Content starts

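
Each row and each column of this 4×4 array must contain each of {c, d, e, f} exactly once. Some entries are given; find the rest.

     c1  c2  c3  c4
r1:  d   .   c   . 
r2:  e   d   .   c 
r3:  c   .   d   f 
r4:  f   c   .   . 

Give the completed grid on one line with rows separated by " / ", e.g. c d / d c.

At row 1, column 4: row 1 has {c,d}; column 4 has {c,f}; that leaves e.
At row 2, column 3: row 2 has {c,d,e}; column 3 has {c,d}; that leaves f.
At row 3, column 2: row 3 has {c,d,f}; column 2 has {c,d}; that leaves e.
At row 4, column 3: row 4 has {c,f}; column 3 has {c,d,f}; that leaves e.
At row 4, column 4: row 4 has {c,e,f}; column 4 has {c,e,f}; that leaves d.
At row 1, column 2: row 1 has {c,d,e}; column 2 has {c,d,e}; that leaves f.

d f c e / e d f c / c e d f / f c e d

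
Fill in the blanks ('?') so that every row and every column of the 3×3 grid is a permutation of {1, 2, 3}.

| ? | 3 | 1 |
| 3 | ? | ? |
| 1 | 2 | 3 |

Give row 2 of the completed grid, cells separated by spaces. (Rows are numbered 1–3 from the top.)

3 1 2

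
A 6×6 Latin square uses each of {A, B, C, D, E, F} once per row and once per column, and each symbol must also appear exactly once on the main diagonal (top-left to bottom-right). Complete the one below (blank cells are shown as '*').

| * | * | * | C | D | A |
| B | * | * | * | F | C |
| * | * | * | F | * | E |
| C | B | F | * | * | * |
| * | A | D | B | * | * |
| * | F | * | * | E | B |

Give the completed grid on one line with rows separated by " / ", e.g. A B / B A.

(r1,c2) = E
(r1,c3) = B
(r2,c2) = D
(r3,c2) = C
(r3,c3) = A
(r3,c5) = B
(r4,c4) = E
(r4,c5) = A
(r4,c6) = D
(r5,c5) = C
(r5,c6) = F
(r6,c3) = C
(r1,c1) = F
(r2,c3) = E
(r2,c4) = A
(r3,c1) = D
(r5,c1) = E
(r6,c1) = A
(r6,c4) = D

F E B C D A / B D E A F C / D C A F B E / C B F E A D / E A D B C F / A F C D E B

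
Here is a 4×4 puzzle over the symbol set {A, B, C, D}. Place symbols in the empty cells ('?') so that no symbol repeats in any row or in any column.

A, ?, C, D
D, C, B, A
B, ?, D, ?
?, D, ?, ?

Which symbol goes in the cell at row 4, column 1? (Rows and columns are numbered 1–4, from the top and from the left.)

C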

Content ends

INSTRUCTIONS TO FOLLOW :: Copy the entries exactly, leaving no line out.

OUTPUT OF THE EXERCISE ::
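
Each row and each column of this 4×4 array must contain each of {c, d, e, f} exactly once. Some entries are given; find the rest.

     c1  c2  c3  c4
r1:  d   .   c   . 
r2:  e   d   .   c 
r3:  c   .   d   f 
r4:  f   c   .   . 

Give the completed grid on one line with rows separated by " / ", e.g. c d / d c.

At row 1, column 4: row 1 has {c,d}; column 4 has {c,f}; that leaves e.
At row 2, column 3: row 2 has {c,d,e}; column 3 has {c,d}; that leaves f.
At row 3, column 2: row 3 has {c,d,f}; column 2 has {c,d}; that leaves e.
At row 4, column 3: row 4 has {c,f}; column 3 has {c,d,f}; that leaves e.
At row 4, column 4: row 4 has {c,e,f}; column 4 has {c,e,f}; that leaves d.
At row 1, column 2: row 1 has {c,d,e}; column 2 has {c,d,e}; that leaves f.

d f c e / e d f c / c e d f / f c e d

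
Fill in the blanks ('?') so that every row and every column of the 3×3 grid is a permutation of {1, 2, 3}.

| ? | 3 | 1 |
| 3 | ? | ? |
| 1 | 2 | 3 |

Give row 2 of the completed grid, cells separated by spaces. (Rows are numbered 1–3 from the top.)

3 1 2

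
A 6×6 Latin square uses each of {A, B, C, D, E, F} once per row and once per column, and each symbol must also appear exactly once on the main diagonal (top-left to bottom-right). Complete the one below (blank cells are shown as '*').

| * | * | * | C | D | A |
| B | * | * | * | F | C |
| * | * | * | F | * | E |
| C | B | F | * | * | * |
| * | A | D | B | * | * |
| * | F | * | * | E | B |

Give the completed grid on one line with rows separated by " / ", e.g. A B / B A.

(r1,c2) = E
(r1,c3) = B
(r2,c2) = D
(r3,c2) = C
(r3,c3) = A
(r3,c5) = B
(r4,c4) = E
(r4,c5) = A
(r4,c6) = D
(r5,c5) = C
(r5,c6) = F
(r6,c3) = C
(r1,c1) = F
(r2,c3) = E
(r2,c4) = A
(r3,c1) = D
(r5,c1) = E
(r6,c1) = A
(r6,c4) = D

F E B C D A / B D E A F C / D C A F B E / C B F E A D / E A D B C F / A F C D E B

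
Here is a 4×4 puzzle over the symbol set {A, B, C, D}. Place symbols in the empty cells ('?') so that no symbol repeats in any row or in any column.

A, ?, C, D
D, C, B, A
B, ?, D, ?
?, D, ?, ?

Which symbol goes in the cell at row 4, column 1? (Rows and columns are numbered 1–4, from the top and from the left.)

C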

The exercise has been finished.